§ Data
-- Opening Marker --

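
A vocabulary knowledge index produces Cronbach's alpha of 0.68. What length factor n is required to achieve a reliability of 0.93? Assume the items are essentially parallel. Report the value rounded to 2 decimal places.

6.25

Rearranging the Spearman-Brown formula for n,
n = r*(1 − r) / [ r (1 − r*) ]
n = [0.93 × 0.32] / [0.68 × 0.07]
  = 0.2976 / 0.0476 = 6.2521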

-- Closing Marker --

§ Your task
Your task is to restate every record word for word.

§ Task answer
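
A vocabulary knowledge index produces Cronbach's alpha of 0.68. What length factor n is required to achieve a reliability of 0.93? Assume the items are essentially parallel. Report the value rounded to 2 decimal places.

6.25

Rearranging the Spearman-Brown formula for n,
n = r*(1 − r) / [ r (1 − r*) ]
n = [0.93 × 0.32] / [0.68 × 0.07]
  = 0.2976 / 0.0476 = 6.2521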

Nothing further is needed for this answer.